Top of Recorded data

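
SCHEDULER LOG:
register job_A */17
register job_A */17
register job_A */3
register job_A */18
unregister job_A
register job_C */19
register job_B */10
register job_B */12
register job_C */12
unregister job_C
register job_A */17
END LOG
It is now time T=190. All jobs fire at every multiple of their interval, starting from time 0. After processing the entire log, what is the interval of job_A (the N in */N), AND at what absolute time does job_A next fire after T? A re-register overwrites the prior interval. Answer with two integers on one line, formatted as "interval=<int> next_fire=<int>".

Answer: interval=17 next_fire=204

Derivation:
Op 1: register job_A */17 -> active={job_A:*/17}
Op 2: register job_A */17 -> active={job_A:*/17}
Op 3: register job_A */3 -> active={job_A:*/3}
Op 4: register job_A */18 -> active={job_A:*/18}
Op 5: unregister job_A -> active={}
Op 6: register job_C */19 -> active={job_C:*/19}
Op 7: register job_B */10 -> active={job_B:*/10, job_C:*/19}
Op 8: register job_B */12 -> active={job_B:*/12, job_C:*/19}
Op 9: register job_C */12 -> active={job_B:*/12, job_C:*/12}
Op 10: unregister job_C -> active={job_B:*/12}
Op 11: register job_A */17 -> active={job_A:*/17, job_B:*/12}
Final interval of job_A = 17
Next fire of job_A after T=190: (190//17+1)*17 = 204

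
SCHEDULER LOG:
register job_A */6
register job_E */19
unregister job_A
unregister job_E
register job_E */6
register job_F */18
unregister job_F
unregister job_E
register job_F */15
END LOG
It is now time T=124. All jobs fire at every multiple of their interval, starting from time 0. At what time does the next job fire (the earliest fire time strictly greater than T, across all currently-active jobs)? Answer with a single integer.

Answer: 135

Derivation:
Op 1: register job_A */6 -> active={job_A:*/6}
Op 2: register job_E */19 -> active={job_A:*/6, job_E:*/19}
Op 3: unregister job_A -> active={job_E:*/19}
Op 4: unregister job_E -> active={}
Op 5: register job_E */6 -> active={job_E:*/6}
Op 6: register job_F */18 -> active={job_E:*/6, job_F:*/18}
Op 7: unregister job_F -> active={job_E:*/6}
Op 8: unregister job_E -> active={}
Op 9: register job_F */15 -> active={job_F:*/15}
  job_F: interval 15, next fire after T=124 is 135
Earliest fire time = 135 (job job_F)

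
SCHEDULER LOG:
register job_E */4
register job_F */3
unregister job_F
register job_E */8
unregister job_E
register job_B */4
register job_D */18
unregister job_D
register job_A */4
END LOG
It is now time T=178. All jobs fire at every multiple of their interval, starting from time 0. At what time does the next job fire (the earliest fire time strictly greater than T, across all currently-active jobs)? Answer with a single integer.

Answer: 180

Derivation:
Op 1: register job_E */4 -> active={job_E:*/4}
Op 2: register job_F */3 -> active={job_E:*/4, job_F:*/3}
Op 3: unregister job_F -> active={job_E:*/4}
Op 4: register job_E */8 -> active={job_E:*/8}
Op 5: unregister job_E -> active={}
Op 6: register job_B */4 -> active={job_B:*/4}
Op 7: register job_D */18 -> active={job_B:*/4, job_D:*/18}
Op 8: unregister job_D -> active={job_B:*/4}
Op 9: register job_A */4 -> active={job_A:*/4, job_B:*/4}
  job_A: interval 4, next fire after T=178 is 180
  job_B: interval 4, next fire after T=178 is 180
Earliest fire time = 180 (job job_A)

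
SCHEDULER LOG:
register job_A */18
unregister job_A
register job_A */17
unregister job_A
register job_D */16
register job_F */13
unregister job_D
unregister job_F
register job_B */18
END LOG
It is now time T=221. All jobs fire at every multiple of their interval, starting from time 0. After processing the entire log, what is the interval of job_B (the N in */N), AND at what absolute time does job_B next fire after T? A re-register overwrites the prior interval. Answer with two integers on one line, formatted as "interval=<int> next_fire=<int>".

Op 1: register job_A */18 -> active={job_A:*/18}
Op 2: unregister job_A -> active={}
Op 3: register job_A */17 -> active={job_A:*/17}
Op 4: unregister job_A -> active={}
Op 5: register job_D */16 -> active={job_D:*/16}
Op 6: register job_F */13 -> active={job_D:*/16, job_F:*/13}
Op 7: unregister job_D -> active={job_F:*/13}
Op 8: unregister job_F -> active={}
Op 9: register job_B */18 -> active={job_B:*/18}
Final interval of job_B = 18
Next fire of job_B after T=221: (221//18+1)*18 = 234

Answer: interval=18 next_fire=234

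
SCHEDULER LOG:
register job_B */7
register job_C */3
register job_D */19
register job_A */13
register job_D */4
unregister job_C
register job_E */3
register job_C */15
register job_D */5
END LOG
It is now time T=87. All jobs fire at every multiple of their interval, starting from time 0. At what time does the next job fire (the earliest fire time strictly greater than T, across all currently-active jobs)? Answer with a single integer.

Answer: 90

Derivation:
Op 1: register job_B */7 -> active={job_B:*/7}
Op 2: register job_C */3 -> active={job_B:*/7, job_C:*/3}
Op 3: register job_D */19 -> active={job_B:*/7, job_C:*/3, job_D:*/19}
Op 4: register job_A */13 -> active={job_A:*/13, job_B:*/7, job_C:*/3, job_D:*/19}
Op 5: register job_D */4 -> active={job_A:*/13, job_B:*/7, job_C:*/3, job_D:*/4}
Op 6: unregister job_C -> active={job_A:*/13, job_B:*/7, job_D:*/4}
Op 7: register job_E */3 -> active={job_A:*/13, job_B:*/7, job_D:*/4, job_E:*/3}
Op 8: register job_C */15 -> active={job_A:*/13, job_B:*/7, job_C:*/15, job_D:*/4, job_E:*/3}
Op 9: register job_D */5 -> active={job_A:*/13, job_B:*/7, job_C:*/15, job_D:*/5, job_E:*/3}
  job_A: interval 13, next fire after T=87 is 91
  job_B: interval 7, next fire after T=87 is 91
  job_C: interval 15, next fire after T=87 is 90
  job_D: interval 5, next fire after T=87 is 90
  job_E: interval 3, next fire after T=87 is 90
Earliest fire time = 90 (job job_C)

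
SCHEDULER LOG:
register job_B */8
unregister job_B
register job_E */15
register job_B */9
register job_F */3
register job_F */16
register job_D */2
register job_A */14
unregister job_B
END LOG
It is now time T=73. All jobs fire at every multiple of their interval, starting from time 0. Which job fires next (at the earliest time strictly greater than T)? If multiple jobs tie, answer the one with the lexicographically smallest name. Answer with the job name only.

Op 1: register job_B */8 -> active={job_B:*/8}
Op 2: unregister job_B -> active={}
Op 3: register job_E */15 -> active={job_E:*/15}
Op 4: register job_B */9 -> active={job_B:*/9, job_E:*/15}
Op 5: register job_F */3 -> active={job_B:*/9, job_E:*/15, job_F:*/3}
Op 6: register job_F */16 -> active={job_B:*/9, job_E:*/15, job_F:*/16}
Op 7: register job_D */2 -> active={job_B:*/9, job_D:*/2, job_E:*/15, job_F:*/16}
Op 8: register job_A */14 -> active={job_A:*/14, job_B:*/9, job_D:*/2, job_E:*/15, job_F:*/16}
Op 9: unregister job_B -> active={job_A:*/14, job_D:*/2, job_E:*/15, job_F:*/16}
  job_A: interval 14, next fire after T=73 is 84
  job_D: interval 2, next fire after T=73 is 74
  job_E: interval 15, next fire after T=73 is 75
  job_F: interval 16, next fire after T=73 is 80
Earliest = 74, winner (lex tiebreak) = job_D

Answer: job_D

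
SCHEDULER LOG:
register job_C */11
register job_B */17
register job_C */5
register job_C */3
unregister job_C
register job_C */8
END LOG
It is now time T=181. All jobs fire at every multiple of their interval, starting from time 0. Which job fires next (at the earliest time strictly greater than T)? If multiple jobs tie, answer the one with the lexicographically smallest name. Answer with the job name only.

Answer: job_C

Derivation:
Op 1: register job_C */11 -> active={job_C:*/11}
Op 2: register job_B */17 -> active={job_B:*/17, job_C:*/11}
Op 3: register job_C */5 -> active={job_B:*/17, job_C:*/5}
Op 4: register job_C */3 -> active={job_B:*/17, job_C:*/3}
Op 5: unregister job_C -> active={job_B:*/17}
Op 6: register job_C */8 -> active={job_B:*/17, job_C:*/8}
  job_B: interval 17, next fire after T=181 is 187
  job_C: interval 8, next fire after T=181 is 184
Earliest = 184, winner (lex tiebreak) = job_C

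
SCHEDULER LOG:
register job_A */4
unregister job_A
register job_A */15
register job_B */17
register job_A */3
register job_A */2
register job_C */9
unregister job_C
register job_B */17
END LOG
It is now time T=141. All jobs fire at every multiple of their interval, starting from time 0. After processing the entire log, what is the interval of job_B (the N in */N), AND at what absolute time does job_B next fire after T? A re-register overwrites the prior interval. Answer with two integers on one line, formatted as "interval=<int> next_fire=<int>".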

Bottom of Recorded data

[Task to carry out]
After locating the line containing "register job_A */15", write out that line and all remaining lines of the records exactly, with nothing added.

[Answer to this exercise]
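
register job_A */15
register job_B */17
register job_A */3
register job_A */2
register job_C */9
unregister job_C
register job_B */17
END LOG
It is now time T=141. All jobs fire at every multiple of their interval, starting from time 0. After processing the entire log, what is the interval of job_B (the N in */N), AND at what absolute time does job_B next fire after T? A re-register overwrites the prior interval. Answer with two integers on one line, formatted as "interval=<int> next_fire=<int>".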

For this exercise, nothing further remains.